■ The task: In full and without alteration, transcribe the listing.

■ Data for this exercise:
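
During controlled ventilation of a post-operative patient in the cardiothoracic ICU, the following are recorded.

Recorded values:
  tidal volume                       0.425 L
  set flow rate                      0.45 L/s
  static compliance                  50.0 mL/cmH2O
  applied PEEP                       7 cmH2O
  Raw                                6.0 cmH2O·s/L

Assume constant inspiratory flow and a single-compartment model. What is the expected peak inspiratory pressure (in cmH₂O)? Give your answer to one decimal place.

Equation of motion (constant flow): PIP = Vt/C + R·V̇ + PEEP.
PIP = 425/50.0 + 6.0×0.45 + 7 = 8.5 + 2.7 + 7 = 18.2 cmH2O.

18.2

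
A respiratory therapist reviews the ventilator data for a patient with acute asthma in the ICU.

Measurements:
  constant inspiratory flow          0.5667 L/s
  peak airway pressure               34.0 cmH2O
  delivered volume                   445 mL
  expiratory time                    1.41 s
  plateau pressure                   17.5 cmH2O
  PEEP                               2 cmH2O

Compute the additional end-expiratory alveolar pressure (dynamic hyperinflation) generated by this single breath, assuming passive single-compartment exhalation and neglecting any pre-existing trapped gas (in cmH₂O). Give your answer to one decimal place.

2.9

R = (PIP − Pplat)/V̇ = (34.0 − 17.5) / 0.5667 = 16.5/0.5667 = 29.116 cmH2O·s/L.
C = Vt/(Pplat − PEEP) = 445.0 / (17.5 − 2) = 445.0/15.5 = 28.71 mL/cmH2O.
τ = R × C = 29.116 × 0.02871 L/cmH2O = 0.8359 s.
Fraction remaining = e^(−Te/τ) = e^(−1.41/0.8359) = 0.1851; trapped volume = 445.0 × 0.1851 = 82.37 mL.
Additional alveolar pressure from trapping ≈ V_trapped / C = 82.37 / 28.71 = 2.869 cmH2O.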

■ Response:
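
During controlled ventilation of a post-operative patient in the cardiothoracic ICU, the following are recorded.

Recorded values:
  tidal volume                       0.425 L
  set flow rate                      0.45 L/s
  static compliance                  50.0 mL/cmH2O
  applied PEEP                       7 cmH2O
  Raw                                6.0 cmH2O·s/L

Assume constant inspiratory flow and a single-compartment model. What is the expected peak inspiratory pressure (in cmH₂O)? Give your answer to one decimal place.

Equation of motion (constant flow): PIP = Vt/C + R·V̇ + PEEP.
PIP = 425/50.0 + 6.0×0.45 + 7 = 8.5 + 2.7 + 7 = 18.2 cmH2O.

18.2

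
A respiratory therapist reviews the ventilator data for a patient with acute asthma in the ICU.

Measurements:
  constant inspiratory flow          0.5667 L/s
  peak airway pressure               34.0 cmH2O
  delivered volume                   445 mL
  expiratory time                    1.41 s
  plateau pressure                   17.5 cmH2O
  PEEP                               2 cmH2O

Compute the additional end-expiratory alveolar pressure (dynamic hyperinflation) generated by this single breath, assuming passive single-compartment exhalation and neglecting any pre-existing trapped gas (in cmH₂O). Give your answer to one decimal place.

2.9

R = (PIP − Pplat)/V̇ = (34.0 − 17.5) / 0.5667 = 16.5/0.5667 = 29.116 cmH2O·s/L.
C = Vt/(Pplat − PEEP) = 445.0 / (17.5 − 2) = 445.0/15.5 = 28.71 mL/cmH2O.
τ = R × C = 29.116 × 0.02871 L/cmH2O = 0.8359 s.
Fraction remaining = e^(−Te/τ) = e^(−1.41/0.8359) = 0.1851; trapped volume = 445.0 × 0.1851 = 82.37 mL.
Additional alveolar pressure from trapping ≈ V_trapped / C = 82.37 / 28.71 = 2.869 cmH2O.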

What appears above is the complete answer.